[Exercise description]: Word for word, restate the records that follow.
──────────
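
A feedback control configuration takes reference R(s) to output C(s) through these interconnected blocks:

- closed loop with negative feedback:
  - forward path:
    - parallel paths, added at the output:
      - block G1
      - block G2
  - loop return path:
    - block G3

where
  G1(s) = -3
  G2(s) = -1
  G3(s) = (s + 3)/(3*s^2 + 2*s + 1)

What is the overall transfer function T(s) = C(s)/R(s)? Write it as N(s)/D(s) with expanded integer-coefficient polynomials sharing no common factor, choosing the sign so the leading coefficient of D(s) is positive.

The answer is (-12*s^2 - 8*s - 4)/(3*s^2 - 2*s - 11).

Reasoning:
Step 1. combine G1, G2 in parallel gives -4
Step 2. reduce the feedback loop with forward (G1+G2) and return G3, which is the overall transfer function T(s) = C(s)/R(s) in lowest terms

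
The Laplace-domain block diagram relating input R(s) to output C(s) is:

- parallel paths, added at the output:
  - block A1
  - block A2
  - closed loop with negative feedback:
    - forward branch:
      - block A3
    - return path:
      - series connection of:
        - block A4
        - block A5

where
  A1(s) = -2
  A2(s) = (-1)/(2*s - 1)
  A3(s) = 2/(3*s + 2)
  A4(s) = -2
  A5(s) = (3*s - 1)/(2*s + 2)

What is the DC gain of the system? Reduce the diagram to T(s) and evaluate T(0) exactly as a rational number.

Step 1. reduce the series chain A4, A5 = (1 - 3*s)/(s + 1)
Step 2. collapse the loop (A3 forward, (A4*A5) return) = (2*s + 2)/(3*s^2 - s + 4)
Step 3. combine A1, A2, [A3/(1+A3*(A4*A5))] in parallel = (-12*s^3 + 11*s^2 - 15*s + 2)/(6*s^3 - 5*s^2 + 9*s - 4)
Evaluating the step-3 result (the overall T(s)) at s = 0 gives T(0) = 2/(-4) = -1/2.

Hence the answer: -1/2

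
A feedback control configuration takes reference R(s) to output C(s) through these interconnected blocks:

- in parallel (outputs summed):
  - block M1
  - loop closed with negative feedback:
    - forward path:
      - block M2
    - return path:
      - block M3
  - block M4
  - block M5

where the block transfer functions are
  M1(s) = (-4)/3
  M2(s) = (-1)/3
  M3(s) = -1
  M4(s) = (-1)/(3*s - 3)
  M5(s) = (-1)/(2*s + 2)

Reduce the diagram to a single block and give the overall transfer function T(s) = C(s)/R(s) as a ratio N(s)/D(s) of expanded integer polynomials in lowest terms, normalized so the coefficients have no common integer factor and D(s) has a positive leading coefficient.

Step 1. close the feedback loop around M2, M3 -> (-1)/4
Step 2. reduce the parallel group M1, [M2/(1+M2*M3)], M4, M5; the result is T(s) itself (integer coefficients, no common factor, positive leading denominator coefficient)

Answer: (-19*s^2 - 10*s + 21)/(12*s^2 - 12)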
──────────
[Task output]:
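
A feedback control configuration takes reference R(s) to output C(s) through these interconnected blocks:

- closed loop with negative feedback:
  - forward path:
    - parallel paths, added at the output:
      - block G1
      - block G2
  - loop return path:
    - block G3

where
  G1(s) = -3
  G2(s) = -1
  G3(s) = (s + 3)/(3*s^2 + 2*s + 1)

What is the overall transfer function T(s) = C(s)/R(s)? Write it as N(s)/D(s) with expanded integer-coefficient polynomials sharing no common factor, choosing the sign so the leading coefficient of D(s) is positive.

The answer is (-12*s^2 - 8*s - 4)/(3*s^2 - 2*s - 11).

Reasoning:
Step 1. combine G1, G2 in parallel gives -4
Step 2. reduce the feedback loop with forward (G1+G2) and return G3, which is the overall transfer function T(s) = C(s)/R(s) in lowest terms

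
The Laplace-domain block diagram relating input R(s) to output C(s) is:

- parallel paths, added at the output:
  - block A1
  - block A2
  - closed loop with negative feedback:
    - forward branch:
      - block A3
    - return path:
      - series connection of:
        - block A4
        - block A5

where
  A1(s) = -2
  A2(s) = (-1)/(2*s - 1)
  A3(s) = 2/(3*s + 2)
  A4(s) = -2
  A5(s) = (3*s - 1)/(2*s + 2)

What is the DC gain of the system? Reduce the diagram to T(s) and evaluate T(0) exactly as a rational number.

Step 1. reduce the series chain A4, A5 = (1 - 3*s)/(s + 1)
Step 2. collapse the loop (A3 forward, (A4*A5) return) = (2*s + 2)/(3*s^2 - s + 4)
Step 3. combine A1, A2, [A3/(1+A3*(A4*A5))] in parallel = (-12*s^3 + 11*s^2 - 15*s + 2)/(6*s^3 - 5*s^2 + 9*s - 4)
Evaluating the step-3 result (the overall T(s)) at s = 0 gives T(0) = 2/(-4) = -1/2.

Hence the answer: -1/2

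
A feedback control configuration takes reference R(s) to output C(s) through these interconnected blocks:

- in parallel (outputs summed):
  - block M1
  - loop closed with negative feedback:
    - forward path:
      - block M2
    - return path:
      - block M3
  - block M4
  - block M5

where the block transfer functions are
  M1(s) = (-4)/3
  M2(s) = (-1)/3
  M3(s) = -1
  M4(s) = (-1)/(3*s - 3)
  M5(s) = (-1)/(2*s + 2)

Reduce the diagram to a single block and give the overall transfer function T(s) = C(s)/R(s) as a ratio N(s)/D(s) of expanded integer polynomials in lowest terms, normalized so the coefficients have no common integer factor and D(s) has a positive leading coefficient.

Step 1. close the feedback loop around M2, M3 -> (-1)/4
Step 2. reduce the parallel group M1, [M2/(1+M2*M3)], M4, M5; the result is T(s) itself (integer coefficients, no common factor, positive leading denominator coefficient)

Answer: (-19*s^2 - 10*s + 21)/(12*s^2 - 12)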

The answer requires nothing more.